# Stored data entries

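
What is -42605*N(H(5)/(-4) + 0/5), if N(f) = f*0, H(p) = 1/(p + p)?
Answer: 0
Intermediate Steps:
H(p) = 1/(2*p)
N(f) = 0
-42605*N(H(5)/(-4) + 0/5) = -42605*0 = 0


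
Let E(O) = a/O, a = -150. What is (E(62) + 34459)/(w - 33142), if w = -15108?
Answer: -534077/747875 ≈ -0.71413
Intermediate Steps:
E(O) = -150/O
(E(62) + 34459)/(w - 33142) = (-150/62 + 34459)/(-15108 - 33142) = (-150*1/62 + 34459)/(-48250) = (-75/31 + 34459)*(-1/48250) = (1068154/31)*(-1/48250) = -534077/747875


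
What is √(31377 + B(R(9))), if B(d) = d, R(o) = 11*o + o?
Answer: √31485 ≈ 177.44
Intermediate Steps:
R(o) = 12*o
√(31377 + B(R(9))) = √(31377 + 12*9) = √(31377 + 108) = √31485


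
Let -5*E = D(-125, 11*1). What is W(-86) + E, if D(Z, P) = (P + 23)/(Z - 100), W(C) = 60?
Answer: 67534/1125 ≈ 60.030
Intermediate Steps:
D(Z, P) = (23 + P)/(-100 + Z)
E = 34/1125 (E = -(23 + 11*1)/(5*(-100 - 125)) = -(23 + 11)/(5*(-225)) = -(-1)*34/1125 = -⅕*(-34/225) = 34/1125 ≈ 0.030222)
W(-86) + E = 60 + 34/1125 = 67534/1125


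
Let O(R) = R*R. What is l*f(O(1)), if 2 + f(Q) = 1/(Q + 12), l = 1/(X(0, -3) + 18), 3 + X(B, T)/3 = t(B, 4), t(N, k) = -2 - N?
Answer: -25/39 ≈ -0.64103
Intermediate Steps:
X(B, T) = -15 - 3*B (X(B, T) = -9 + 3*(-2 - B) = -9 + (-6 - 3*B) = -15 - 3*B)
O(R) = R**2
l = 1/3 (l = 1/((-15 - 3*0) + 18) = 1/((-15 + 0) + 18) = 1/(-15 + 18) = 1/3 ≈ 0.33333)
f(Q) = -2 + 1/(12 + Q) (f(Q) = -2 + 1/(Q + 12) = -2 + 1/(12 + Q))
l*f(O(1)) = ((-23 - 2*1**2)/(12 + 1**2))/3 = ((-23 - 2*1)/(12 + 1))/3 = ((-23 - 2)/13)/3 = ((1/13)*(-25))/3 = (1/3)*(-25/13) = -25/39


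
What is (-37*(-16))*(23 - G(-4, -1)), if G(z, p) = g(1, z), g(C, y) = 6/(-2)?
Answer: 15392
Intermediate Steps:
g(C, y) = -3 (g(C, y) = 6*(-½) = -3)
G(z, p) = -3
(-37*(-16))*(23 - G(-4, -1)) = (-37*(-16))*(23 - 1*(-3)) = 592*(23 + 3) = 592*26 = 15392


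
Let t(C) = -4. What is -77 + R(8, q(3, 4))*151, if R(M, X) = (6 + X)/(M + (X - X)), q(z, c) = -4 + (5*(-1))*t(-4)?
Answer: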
==
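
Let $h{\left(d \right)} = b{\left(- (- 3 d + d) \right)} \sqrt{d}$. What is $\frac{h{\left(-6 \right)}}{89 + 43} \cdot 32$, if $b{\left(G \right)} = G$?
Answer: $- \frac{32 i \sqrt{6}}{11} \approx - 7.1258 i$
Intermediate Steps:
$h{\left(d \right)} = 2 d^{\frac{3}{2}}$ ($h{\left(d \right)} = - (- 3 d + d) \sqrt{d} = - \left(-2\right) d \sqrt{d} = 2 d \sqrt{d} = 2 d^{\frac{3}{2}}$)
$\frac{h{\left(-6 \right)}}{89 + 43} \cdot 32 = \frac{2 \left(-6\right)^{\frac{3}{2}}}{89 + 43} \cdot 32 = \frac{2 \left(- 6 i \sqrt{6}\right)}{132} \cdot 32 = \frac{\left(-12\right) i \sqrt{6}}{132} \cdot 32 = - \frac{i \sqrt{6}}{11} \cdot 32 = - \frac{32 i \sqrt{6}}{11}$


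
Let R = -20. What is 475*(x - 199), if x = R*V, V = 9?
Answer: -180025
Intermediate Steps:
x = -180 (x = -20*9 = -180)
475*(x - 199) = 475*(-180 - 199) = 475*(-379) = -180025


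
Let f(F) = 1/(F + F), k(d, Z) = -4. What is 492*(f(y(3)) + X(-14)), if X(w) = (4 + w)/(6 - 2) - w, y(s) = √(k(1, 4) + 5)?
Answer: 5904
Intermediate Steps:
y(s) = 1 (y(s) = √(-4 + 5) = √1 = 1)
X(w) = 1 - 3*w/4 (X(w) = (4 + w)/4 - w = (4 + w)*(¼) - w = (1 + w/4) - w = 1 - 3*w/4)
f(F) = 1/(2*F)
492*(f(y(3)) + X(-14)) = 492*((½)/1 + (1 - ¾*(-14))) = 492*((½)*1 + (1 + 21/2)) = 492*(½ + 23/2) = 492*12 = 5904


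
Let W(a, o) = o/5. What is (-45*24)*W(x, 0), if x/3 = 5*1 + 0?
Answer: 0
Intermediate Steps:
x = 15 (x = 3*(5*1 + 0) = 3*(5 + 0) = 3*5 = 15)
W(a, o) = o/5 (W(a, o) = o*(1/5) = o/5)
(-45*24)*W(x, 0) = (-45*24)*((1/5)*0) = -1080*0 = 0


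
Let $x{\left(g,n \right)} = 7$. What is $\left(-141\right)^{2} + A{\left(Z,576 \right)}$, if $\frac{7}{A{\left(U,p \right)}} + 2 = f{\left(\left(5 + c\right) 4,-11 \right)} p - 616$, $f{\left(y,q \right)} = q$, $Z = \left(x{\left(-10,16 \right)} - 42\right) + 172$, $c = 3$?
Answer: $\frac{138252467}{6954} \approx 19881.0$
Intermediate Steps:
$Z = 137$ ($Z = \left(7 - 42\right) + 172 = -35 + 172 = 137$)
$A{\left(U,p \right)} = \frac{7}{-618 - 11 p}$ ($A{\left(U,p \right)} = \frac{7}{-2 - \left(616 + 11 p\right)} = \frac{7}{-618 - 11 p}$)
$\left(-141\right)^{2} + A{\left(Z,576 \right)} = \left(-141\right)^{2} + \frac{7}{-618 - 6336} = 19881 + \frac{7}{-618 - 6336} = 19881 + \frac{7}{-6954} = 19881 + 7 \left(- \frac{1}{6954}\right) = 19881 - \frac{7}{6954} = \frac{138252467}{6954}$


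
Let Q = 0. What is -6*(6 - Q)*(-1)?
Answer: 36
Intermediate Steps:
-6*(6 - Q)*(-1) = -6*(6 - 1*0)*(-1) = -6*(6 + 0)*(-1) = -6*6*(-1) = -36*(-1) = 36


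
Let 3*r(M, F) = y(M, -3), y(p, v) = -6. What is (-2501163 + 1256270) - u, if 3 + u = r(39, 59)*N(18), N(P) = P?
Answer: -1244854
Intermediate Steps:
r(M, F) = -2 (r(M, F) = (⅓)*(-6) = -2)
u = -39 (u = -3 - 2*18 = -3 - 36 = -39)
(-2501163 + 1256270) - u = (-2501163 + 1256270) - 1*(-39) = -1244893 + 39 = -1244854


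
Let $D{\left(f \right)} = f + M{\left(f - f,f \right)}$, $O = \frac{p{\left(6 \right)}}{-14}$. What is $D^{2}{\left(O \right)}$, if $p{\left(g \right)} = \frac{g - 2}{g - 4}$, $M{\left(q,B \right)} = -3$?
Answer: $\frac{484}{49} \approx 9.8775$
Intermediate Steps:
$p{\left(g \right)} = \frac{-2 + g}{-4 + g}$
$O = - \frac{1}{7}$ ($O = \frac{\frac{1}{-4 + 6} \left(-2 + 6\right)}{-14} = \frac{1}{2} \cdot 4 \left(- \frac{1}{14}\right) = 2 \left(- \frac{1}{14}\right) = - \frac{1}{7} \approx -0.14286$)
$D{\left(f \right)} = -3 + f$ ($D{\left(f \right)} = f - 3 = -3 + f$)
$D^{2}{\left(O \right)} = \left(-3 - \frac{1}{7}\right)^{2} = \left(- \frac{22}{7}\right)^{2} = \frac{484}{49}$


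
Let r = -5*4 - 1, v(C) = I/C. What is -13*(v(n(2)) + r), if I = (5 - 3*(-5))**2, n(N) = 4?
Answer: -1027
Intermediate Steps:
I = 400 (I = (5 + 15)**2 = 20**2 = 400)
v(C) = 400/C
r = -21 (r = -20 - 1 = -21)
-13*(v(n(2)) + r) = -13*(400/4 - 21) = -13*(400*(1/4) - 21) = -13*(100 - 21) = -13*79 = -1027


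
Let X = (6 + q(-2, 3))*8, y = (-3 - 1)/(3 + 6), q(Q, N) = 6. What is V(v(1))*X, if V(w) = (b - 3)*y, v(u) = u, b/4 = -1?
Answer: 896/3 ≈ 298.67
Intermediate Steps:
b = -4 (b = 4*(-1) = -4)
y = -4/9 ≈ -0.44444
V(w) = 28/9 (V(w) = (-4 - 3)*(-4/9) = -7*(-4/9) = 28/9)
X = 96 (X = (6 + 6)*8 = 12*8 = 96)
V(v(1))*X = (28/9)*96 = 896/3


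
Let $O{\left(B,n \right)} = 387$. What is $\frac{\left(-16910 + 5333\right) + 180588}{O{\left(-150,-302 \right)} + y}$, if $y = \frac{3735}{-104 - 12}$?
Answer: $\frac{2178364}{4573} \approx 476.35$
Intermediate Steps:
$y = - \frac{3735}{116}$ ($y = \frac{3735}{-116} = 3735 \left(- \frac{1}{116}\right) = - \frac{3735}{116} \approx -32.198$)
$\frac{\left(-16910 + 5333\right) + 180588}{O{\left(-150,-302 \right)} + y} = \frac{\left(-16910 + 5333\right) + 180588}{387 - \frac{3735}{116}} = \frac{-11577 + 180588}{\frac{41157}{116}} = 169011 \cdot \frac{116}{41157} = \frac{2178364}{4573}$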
...
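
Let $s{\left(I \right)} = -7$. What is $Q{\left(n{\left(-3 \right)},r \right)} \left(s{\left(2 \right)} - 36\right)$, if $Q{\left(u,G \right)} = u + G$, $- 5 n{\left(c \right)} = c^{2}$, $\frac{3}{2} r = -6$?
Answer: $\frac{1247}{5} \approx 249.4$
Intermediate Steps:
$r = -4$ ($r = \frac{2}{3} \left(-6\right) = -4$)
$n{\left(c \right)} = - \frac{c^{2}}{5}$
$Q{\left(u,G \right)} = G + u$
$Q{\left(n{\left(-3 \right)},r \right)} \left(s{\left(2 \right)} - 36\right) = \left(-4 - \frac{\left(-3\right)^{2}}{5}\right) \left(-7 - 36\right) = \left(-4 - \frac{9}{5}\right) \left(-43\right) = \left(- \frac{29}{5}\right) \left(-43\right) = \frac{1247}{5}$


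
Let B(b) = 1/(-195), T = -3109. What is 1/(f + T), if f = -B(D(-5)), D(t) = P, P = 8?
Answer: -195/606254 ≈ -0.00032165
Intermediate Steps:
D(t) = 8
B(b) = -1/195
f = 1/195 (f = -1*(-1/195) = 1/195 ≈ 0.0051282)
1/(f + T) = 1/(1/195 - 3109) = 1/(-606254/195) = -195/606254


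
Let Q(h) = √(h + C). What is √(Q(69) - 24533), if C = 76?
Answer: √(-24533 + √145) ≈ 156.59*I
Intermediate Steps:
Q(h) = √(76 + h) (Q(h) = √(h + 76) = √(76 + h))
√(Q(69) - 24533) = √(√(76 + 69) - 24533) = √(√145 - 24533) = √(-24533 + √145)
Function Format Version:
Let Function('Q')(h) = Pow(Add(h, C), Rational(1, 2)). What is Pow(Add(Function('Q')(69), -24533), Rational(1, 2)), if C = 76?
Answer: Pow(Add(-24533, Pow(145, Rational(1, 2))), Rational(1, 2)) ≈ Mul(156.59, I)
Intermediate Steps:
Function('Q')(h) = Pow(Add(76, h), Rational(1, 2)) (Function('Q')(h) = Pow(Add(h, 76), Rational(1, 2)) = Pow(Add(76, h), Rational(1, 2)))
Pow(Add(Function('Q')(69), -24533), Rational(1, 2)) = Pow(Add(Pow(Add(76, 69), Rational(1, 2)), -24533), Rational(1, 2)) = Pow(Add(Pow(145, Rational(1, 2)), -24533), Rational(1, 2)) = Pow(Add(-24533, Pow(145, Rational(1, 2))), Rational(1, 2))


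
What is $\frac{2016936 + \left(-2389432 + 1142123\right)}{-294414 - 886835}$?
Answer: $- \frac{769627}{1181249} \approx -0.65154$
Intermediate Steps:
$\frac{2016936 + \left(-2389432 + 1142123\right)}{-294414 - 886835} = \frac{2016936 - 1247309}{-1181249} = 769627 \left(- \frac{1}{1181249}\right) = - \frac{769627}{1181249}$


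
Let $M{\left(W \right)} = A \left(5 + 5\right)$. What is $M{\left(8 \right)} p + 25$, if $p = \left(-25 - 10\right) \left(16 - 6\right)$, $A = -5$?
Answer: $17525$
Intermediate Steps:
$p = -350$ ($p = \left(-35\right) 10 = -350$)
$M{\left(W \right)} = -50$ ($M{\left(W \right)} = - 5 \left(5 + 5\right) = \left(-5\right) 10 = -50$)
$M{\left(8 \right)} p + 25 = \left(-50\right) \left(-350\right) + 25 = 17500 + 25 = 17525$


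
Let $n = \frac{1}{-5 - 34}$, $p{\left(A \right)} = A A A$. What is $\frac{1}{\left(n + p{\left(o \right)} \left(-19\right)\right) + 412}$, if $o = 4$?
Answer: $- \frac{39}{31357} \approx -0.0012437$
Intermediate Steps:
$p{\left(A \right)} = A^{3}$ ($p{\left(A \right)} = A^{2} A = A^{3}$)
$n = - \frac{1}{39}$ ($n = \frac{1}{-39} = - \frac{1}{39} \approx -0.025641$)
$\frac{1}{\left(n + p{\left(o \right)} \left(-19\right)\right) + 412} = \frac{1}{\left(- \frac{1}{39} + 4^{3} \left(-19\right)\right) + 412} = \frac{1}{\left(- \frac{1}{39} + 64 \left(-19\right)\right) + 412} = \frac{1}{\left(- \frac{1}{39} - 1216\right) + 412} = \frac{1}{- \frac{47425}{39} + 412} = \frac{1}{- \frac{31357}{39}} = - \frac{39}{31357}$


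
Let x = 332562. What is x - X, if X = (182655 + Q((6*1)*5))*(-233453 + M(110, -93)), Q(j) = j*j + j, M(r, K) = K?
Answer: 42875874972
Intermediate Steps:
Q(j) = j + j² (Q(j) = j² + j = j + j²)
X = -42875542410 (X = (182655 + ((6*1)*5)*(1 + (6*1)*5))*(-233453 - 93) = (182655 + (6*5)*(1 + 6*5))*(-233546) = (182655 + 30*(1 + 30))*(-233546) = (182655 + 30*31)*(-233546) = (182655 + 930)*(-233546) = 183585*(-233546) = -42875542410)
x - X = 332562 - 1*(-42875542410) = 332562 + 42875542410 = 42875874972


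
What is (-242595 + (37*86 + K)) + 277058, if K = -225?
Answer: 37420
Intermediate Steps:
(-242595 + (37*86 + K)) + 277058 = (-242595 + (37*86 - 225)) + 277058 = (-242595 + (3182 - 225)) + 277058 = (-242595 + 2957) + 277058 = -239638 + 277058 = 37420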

# Problem
Scan the entries above for the line containing "Let Q(h) = √(h", and copy it and all lines after it exactly, down to and including the line containing "Let Function('Q')(h) = Pow(Add(h, C), Rational(1, 2)).".

# Output of the task
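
Let Q(h) = √(h + C). What is √(Q(69) - 24533), if C = 76?
Answer: √(-24533 + √145) ≈ 156.59*I
Intermediate Steps:
Q(h) = √(76 + h) (Q(h) = √(h + 76) = √(76 + h))
√(Q(69) - 24533) = √(√(76 + 69) - 24533) = √(√145 - 24533) = √(-24533 + √145)
Function Format Version:
Let Function('Q')(h) = Pow(Add(h, C), Rational(1, 2)). What is Pow(Add(Function('Q')(69), -24533), Rational(1, 2)), if C = 76?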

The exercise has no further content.